◆ Task item ◆
Copy all entries exactly.

◆ Excerpted records ◆
■ ■ ■

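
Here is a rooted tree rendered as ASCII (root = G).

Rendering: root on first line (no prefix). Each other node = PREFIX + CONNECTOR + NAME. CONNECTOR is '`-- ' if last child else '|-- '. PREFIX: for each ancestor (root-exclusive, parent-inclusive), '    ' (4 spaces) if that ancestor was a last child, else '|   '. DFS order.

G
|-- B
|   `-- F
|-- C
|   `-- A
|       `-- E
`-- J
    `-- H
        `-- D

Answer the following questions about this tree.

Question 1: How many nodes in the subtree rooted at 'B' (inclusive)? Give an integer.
Answer: 2

Derivation:
Subtree rooted at B contains: B, F
Count = 2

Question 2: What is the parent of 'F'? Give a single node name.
Answer: B

Derivation:
Scan adjacency: F appears as child of B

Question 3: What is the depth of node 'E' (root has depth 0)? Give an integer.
Answer: 3

Derivation:
Path from root to E: G -> C -> A -> E
Depth = number of edges = 3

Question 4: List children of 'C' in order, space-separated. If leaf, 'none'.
Answer: A

Derivation:
Node C's children (from adjacency): A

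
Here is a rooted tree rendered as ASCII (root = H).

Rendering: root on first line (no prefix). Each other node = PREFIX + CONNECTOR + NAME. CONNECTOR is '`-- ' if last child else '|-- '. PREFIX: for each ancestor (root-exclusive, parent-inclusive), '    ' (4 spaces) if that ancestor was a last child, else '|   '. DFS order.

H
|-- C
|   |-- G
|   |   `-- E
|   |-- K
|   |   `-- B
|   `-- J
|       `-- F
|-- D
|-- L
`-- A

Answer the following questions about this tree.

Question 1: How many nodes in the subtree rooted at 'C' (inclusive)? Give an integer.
Subtree rooted at C contains: B, C, E, F, G, J, K
Count = 7

Answer: 7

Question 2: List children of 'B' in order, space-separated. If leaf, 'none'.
Node B's children (from adjacency): (leaf)

Answer: none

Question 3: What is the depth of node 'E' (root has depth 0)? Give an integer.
Answer: 3

Derivation:
Path from root to E: H -> C -> G -> E
Depth = number of edges = 3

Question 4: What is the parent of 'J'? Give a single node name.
Answer: C

Derivation:
Scan adjacency: J appears as child of C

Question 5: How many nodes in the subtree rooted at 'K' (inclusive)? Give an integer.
Subtree rooted at K contains: B, K
Count = 2

Answer: 2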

■ ■ ■

◆ Solution to this exercise ◆
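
Here is a rooted tree rendered as ASCII (root = G).

Rendering: root on first line (no prefix). Each other node = PREFIX + CONNECTOR + NAME. CONNECTOR is '`-- ' if last child else '|-- '. PREFIX: for each ancestor (root-exclusive, parent-inclusive), '    ' (4 spaces) if that ancestor was a last child, else '|   '. DFS order.

G
|-- B
|   `-- F
|-- C
|   `-- A
|       `-- E
`-- J
    `-- H
        `-- D

Answer the following questions about this tree.

Question 1: How many nodes in the subtree rooted at 'B' (inclusive)? Give an integer.
Answer: 2

Derivation:
Subtree rooted at B contains: B, F
Count = 2

Question 2: What is the parent of 'F'? Give a single node name.
Answer: B

Derivation:
Scan adjacency: F appears as child of B

Question 3: What is the depth of node 'E' (root has depth 0)? Give an integer.
Answer: 3

Derivation:
Path from root to E: G -> C -> A -> E
Depth = number of edges = 3

Question 4: List children of 'C' in order, space-separated. If leaf, 'none'.
Answer: A

Derivation:
Node C's children (from adjacency): A

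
Here is a rooted tree rendered as ASCII (root = H).

Rendering: root on first line (no prefix). Each other node = PREFIX + CONNECTOR + NAME. CONNECTOR is '`-- ' if last child else '|-- '. PREFIX: for each ancestor (root-exclusive, parent-inclusive), '    ' (4 spaces) if that ancestor was a last child, else '|   '. DFS order.

H
|-- C
|   |-- G
|   |   `-- E
|   |-- K
|   |   `-- B
|   `-- J
|       `-- F
|-- D
|-- L
`-- A

Answer the following questions about this tree.

Question 1: How many nodes in the subtree rooted at 'C' (inclusive)? Give an integer.
Subtree rooted at C contains: B, C, E, F, G, J, K
Count = 7

Answer: 7

Question 2: List children of 'B' in order, space-separated. If leaf, 'none'.
Node B's children (from adjacency): (leaf)

Answer: none

Question 3: What is the depth of node 'E' (root has depth 0)? Give an integer.
Answer: 3

Derivation:
Path from root to E: H -> C -> G -> E
Depth = number of edges = 3

Question 4: What is the parent of 'J'? Give a single node name.
Answer: C

Derivation:
Scan adjacency: J appears as child of C

Question 5: How many nodes in the subtree rooted at 'K' (inclusive)? Give an integer.
Subtree rooted at K contains: B, K
Count = 2

Answer: 2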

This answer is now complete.